PROBLEM:
Return every record below exactly as given.

SUPPLIED ENTRIES:
>>>

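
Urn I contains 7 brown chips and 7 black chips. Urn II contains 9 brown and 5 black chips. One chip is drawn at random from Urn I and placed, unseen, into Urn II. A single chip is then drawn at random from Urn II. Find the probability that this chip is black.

Condition on how many of the transferred chips are black (from Urn I: 7 black of 14; then Urn II has 15 total).
  0 black: C(7,0)C(7,1)/C(14,1) = 1/2; then P = 5/15
  1 black: C(7,1)C(7,0)/C(14,1) = 1/2; then P = 6/15
P(black from Urn II) = 11/30 ≈ 0.3667.

11/30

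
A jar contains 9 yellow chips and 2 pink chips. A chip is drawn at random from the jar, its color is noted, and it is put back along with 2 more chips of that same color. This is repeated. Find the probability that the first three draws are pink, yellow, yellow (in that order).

Track the composition after each reinforcement of +2.
P = (2/11) · (9/13) · (11/15) = 6/65 ≈ 0.0923.

6/65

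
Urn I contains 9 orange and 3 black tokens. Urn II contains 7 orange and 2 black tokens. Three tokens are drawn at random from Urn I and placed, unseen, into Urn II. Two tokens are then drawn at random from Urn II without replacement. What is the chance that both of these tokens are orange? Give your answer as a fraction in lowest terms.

Condition on how many of the transferred tokens are orange (from Urn I: 9 orange of 12; then Urn II has 12 total).
  0 orange: C(9,0)C(3,3)/C(12,3) = 1/220; then P = C(7,2)/C(12,2) = 7/22
  1 orange: C(9,1)C(3,2)/C(12,3) = 27/220; then P = C(8,2)/C(12,2) = 14/33
  2 orange: C(9,2)C(3,1)/C(12,3) = 27/55; then P = C(9,2)/C(12,2) = 6/11
  3 orange: C(9,3)C(3,0)/C(12,3) = 21/55; then P = C(10,2)/C(12,2) = 15/22
P(both orange) = 563/968 ≈ 0.5816.

563/968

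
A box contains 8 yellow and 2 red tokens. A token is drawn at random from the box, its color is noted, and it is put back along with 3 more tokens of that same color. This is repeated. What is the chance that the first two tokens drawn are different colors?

16/65

Either yellow then red, or red then yellow; after the first draw the total is 13.
P = (8/10)·(2/13) + (2/10)·(8/13) = 16/65 ≈ 0.2462.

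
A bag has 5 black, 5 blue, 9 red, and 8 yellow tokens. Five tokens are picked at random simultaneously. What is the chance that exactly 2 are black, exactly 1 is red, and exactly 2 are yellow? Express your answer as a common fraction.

28/897

Unordered draws without replacement: count favorable combinations over C(27,5).
Favorable = C(5,2) · C(5,0) · C(9,1) · C(8,2) = 2520; total = C(27,5) = 80730.
P = 2520/80730 = 28/897 ≈ 0.0312.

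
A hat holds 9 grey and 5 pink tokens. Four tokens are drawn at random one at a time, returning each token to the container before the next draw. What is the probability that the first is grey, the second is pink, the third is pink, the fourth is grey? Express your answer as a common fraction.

Multiply the conditional probability of each draw in order, with replacement (the composition resets each draw).
P = (9/14) · (5/14) · (5/14) · (9/14) = 2025/38416 ≈ 0.0527.

2025/38416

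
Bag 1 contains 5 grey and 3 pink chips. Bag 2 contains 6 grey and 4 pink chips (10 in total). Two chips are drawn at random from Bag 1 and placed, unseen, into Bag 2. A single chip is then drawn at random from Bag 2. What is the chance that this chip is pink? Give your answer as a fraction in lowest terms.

19/48

Condition on how many of the transferred chips are pink (from Bag 1: 3 pink of 8; then Bag 2 has 12 total).
  0 pink: C(3,0)C(5,2)/C(8,2) = 5/14; then P = 4/12
  1 pink: C(3,1)C(5,1)/C(8,2) = 15/28; then P = 5/12
  2 pink: C(3,2)C(5,0)/C(8,2) = 3/28; then P = 6/12
P(pink from Bag 2) = 19/48 ≈ 0.3958.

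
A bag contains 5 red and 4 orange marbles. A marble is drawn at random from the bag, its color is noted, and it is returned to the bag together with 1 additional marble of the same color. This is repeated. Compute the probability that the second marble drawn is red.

Condition on the first draw. If first is red (prob 5/9), second-red has prob (6)/(10); if not (prob 4/9), it has prob 5/(10).
P = (5/9)·(6/10) + (4/9)·(5/10) = 5/9 ≈ 0.5556.

5/9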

<<<

RESPONSE FOR THIS EXERCISE:
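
Urn I contains 7 brown chips and 7 black chips. Urn II contains 9 brown and 5 black chips. One chip is drawn at random from Urn I and placed, unseen, into Urn II. A single chip is then drawn at random from Urn II. Find the probability that this chip is black.

Condition on how many of the transferred chips are black (from Urn I: 7 black of 14; then Urn II has 15 total).
  0 black: C(7,0)C(7,1)/C(14,1) = 1/2; then P = 5/15
  1 black: C(7,1)C(7,0)/C(14,1) = 1/2; then P = 6/15
P(black from Urn II) = 11/30 ≈ 0.3667.

11/30

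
A jar contains 9 yellow chips and 2 pink chips. A chip is drawn at random from the jar, its color is noted, and it is put back along with 2 more chips of that same color. This is repeated. Find the probability that the first three draws are pink, yellow, yellow (in that order).

Track the composition after each reinforcement of +2.
P = (2/11) · (9/13) · (11/15) = 6/65 ≈ 0.0923.

6/65

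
Urn I contains 9 orange and 3 black tokens. Urn II contains 7 orange and 2 black tokens. Three tokens are drawn at random from Urn I and placed, unseen, into Urn II. Two tokens are then drawn at random from Urn II without replacement. What is the chance that both of these tokens are orange? Give your answer as a fraction in lowest terms.

Condition on how many of the transferred tokens are orange (from Urn I: 9 orange of 12; then Urn II has 12 total).
  0 orange: C(9,0)C(3,3)/C(12,3) = 1/220; then P = C(7,2)/C(12,2) = 7/22
  1 orange: C(9,1)C(3,2)/C(12,3) = 27/220; then P = C(8,2)/C(12,2) = 14/33
  2 orange: C(9,2)C(3,1)/C(12,3) = 27/55; then P = C(9,2)/C(12,2) = 6/11
  3 orange: C(9,3)C(3,0)/C(12,3) = 21/55; then P = C(10,2)/C(12,2) = 15/22
P(both orange) = 563/968 ≈ 0.5816.

563/968

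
A box contains 8 yellow and 2 red tokens. A token is drawn at random from the box, its color is noted, and it is put back along with 3 more tokens of that same color. This is repeated. What is the chance that the first two tokens drawn are different colors?

16/65

Either yellow then red, or red then yellow; after the first draw the total is 13.
P = (8/10)·(2/13) + (2/10)·(8/13) = 16/65 ≈ 0.2462.

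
A bag has 5 black, 5 blue, 9 red, and 8 yellow tokens. Five tokens are picked at random simultaneously. What is the chance that exactly 2 are black, exactly 1 is red, and exactly 2 are yellow? Express your answer as a common fraction.

28/897

Unordered draws without replacement: count favorable combinations over C(27,5).
Favorable = C(5,2) · C(5,0) · C(9,1) · C(8,2) = 2520; total = C(27,5) = 80730.
P = 2520/80730 = 28/897 ≈ 0.0312.

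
A hat holds 9 grey and 5 pink tokens. Four tokens are drawn at random one at a time, returning each token to the container before the next draw. What is the probability that the first is grey, the second is pink, the third is pink, the fourth is grey? Express your answer as a common fraction.

Multiply the conditional probability of each draw in order, with replacement (the composition resets each draw).
P = (9/14) · (5/14) · (5/14) · (9/14) = 2025/38416 ≈ 0.0527.

2025/38416

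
Bag 1 contains 5 grey and 3 pink chips. Bag 2 contains 6 grey and 4 pink chips (10 in total). Two chips are drawn at random from Bag 1 and placed, unseen, into Bag 2. A single chip is then drawn at random from Bag 2. What is the chance that this chip is pink? Give your answer as a fraction in lowest terms.

19/48

Condition on how many of the transferred chips are pink (from Bag 1: 3 pink of 8; then Bag 2 has 12 total).
  0 pink: C(3,0)C(5,2)/C(8,2) = 5/14; then P = 4/12
  1 pink: C(3,1)C(5,1)/C(8,2) = 15/28; then P = 5/12
  2 pink: C(3,2)C(5,0)/C(8,2) = 3/28; then P = 6/12
P(pink from Bag 2) = 19/48 ≈ 0.3958.

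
A bag contains 5 red and 4 orange marbles. A marble is drawn at random from the bag, its color is noted, and it is returned to the bag together with 1 additional marble of the same color. This is repeated. Compute the probability that the second marble drawn is red.

Condition on the first draw. If first is red (prob 5/9), second-red has prob (6)/(10); if not (prob 4/9), it has prob 5/(10).
P = (5/9)·(6/10) + (4/9)·(5/10) = 5/9 ≈ 0.5556.

5/9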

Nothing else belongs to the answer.